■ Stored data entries

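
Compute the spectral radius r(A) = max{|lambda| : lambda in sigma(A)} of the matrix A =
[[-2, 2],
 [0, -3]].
r(A) = 3

The eigenvalues of A are the roots of its characteristic polynomial. With M = A (coefficients from the trace and determinant):
  p(λ) = det(λ I - M) = λ^2 + 5λ + 6.
For λ^2 + 5λ + 6 the discriminant is 1. It is a perfect square (1^2), so the roots are rational: λ = (-5 ± 1)/2 = -2, -3.
Thus the eigenvalues (to 4 decimals) are -2 (modulus 2); -3 (modulus 3). The spectral radius is the largest modulus: r(A) = 3. (Cross-check: r(A) ≤ ||A||_2 ≈ 3.8106; equality holds whenever A is normal, though it can also hold for some non-normal A.)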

■ Exercise brief
Write out the data above once more, exactly as it reads.

■ Worked solution
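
Compute the spectral radius r(A) = max{|lambda| : lambda in sigma(A)} of the matrix A =
[[-2, 2],
 [0, -3]].
r(A) = 3

The eigenvalues of A are the roots of its characteristic polynomial. With M = A (coefficients from the trace and determinant):
  p(λ) = det(λ I - M) = λ^2 + 5λ + 6.
For λ^2 + 5λ + 6 the discriminant is 1. It is a perfect square (1^2), so the roots are rational: λ = (-5 ± 1)/2 = -2, -3.
Thus the eigenvalues (to 4 decimals) are -2 (modulus 2); -3 (modulus 3). The spectral radius is the largest modulus: r(A) = 3. (Cross-check: r(A) ≤ ||A||_2 ≈ 3.8106; equality holds whenever A is normal, though it can also hold for some non-normal A.)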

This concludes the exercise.